The answer must consist of every line in the data below that holds the word "deterministic".

[Opening SUPPLIED DATA section]

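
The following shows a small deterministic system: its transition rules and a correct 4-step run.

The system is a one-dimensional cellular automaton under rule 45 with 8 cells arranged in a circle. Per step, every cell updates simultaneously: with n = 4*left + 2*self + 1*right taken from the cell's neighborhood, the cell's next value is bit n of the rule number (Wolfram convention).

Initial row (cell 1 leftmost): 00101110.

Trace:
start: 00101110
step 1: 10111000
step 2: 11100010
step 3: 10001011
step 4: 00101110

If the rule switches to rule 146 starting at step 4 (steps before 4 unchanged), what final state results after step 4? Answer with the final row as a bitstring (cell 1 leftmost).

(re-executing step 4 under rule 146; state before step 4: 10001011)
step 4: 01010001

01010001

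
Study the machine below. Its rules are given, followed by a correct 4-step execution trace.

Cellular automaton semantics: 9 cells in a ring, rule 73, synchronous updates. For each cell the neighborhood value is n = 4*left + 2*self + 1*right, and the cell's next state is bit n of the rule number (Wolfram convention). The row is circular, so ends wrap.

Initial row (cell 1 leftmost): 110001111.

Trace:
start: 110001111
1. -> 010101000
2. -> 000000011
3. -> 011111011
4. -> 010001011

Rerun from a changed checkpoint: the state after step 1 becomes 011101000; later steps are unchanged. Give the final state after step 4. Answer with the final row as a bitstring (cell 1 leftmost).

state after step 1 := 011101000
2. -> 010100011
3. -> 000001011
4. -> 011100011

011100011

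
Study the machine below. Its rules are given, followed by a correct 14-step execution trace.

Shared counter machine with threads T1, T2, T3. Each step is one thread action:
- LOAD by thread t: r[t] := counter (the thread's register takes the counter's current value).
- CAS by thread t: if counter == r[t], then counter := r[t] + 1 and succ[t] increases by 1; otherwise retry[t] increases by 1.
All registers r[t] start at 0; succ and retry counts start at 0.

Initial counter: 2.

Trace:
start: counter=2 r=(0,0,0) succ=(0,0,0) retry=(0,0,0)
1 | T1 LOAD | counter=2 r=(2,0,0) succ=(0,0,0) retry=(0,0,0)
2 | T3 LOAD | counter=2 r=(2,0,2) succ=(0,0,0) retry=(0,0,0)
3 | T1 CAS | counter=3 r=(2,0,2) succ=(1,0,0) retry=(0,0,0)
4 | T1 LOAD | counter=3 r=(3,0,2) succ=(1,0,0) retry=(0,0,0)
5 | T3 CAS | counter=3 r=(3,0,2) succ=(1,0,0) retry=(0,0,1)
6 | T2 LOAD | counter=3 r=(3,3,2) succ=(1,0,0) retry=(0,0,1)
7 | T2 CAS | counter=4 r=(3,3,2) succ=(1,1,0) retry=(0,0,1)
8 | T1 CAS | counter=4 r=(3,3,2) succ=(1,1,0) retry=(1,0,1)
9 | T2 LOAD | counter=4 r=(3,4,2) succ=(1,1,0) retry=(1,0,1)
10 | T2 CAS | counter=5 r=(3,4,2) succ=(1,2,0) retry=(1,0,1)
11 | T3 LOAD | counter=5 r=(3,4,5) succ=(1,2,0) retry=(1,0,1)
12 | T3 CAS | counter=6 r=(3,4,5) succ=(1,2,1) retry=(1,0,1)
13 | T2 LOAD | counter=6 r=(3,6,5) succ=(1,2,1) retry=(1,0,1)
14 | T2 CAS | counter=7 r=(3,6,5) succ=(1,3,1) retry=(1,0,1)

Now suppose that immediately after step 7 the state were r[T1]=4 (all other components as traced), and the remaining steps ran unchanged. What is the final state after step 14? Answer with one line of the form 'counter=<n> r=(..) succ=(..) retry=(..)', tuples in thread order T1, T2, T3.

counter=8 r=(4,7,6) succ=(2,3,1) retry=(0,0,1)

state after step 7 := counter=4 r=(4,3,2) succ=(1,1,0) retry=(0,0,1)
8 | T1 CAS | counter=5 r=(4,3,2) succ=(2,1,0) retry=(0,0,1)
9 | T2 LOAD | counter=5 r=(4,5,2) succ=(2,1,0) retry=(0,0,1)
10 | T2 CAS | counter=6 r=(4,5,2) succ=(2,2,0) retry=(0,0,1)
11 | T3 LOAD | counter=6 r=(4,5,6) succ=(2,2,0) retry=(0,0,1)
12 | T3 CAS | counter=7 r=(4,5,6) succ=(2,2,1) retry=(0,0,1)
13 | T2 LOAD | counter=7 r=(4,7,6) succ=(2,2,1) retry=(0,0,1)
14 | T2 CAS | counter=8 r=(4,7,6) succ=(2,3,1) retry=(0,0,1)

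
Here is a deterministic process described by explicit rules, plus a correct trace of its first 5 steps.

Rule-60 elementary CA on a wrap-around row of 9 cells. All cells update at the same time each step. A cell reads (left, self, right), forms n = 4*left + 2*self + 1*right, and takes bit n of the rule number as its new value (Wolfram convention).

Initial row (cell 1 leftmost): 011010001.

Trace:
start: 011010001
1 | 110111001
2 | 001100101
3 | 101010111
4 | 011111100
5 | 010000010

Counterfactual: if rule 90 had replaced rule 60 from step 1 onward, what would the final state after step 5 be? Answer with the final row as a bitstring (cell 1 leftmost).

(re-executing steps 1..5 under rule 90; state before step 1: 011010001)
1 | 011001010
2 | 111110001
3 | 000011011
4 | 100111011
5 | 111101010

111101010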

[Closing SUPPLIED DATA section]

PROBLEM SOLUTION
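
The following shows a small deterministic system: its transition rules and a correct 4-step run.
Here is a deterministic process described by explicit rules, plus a correct trace of its first 5 steps.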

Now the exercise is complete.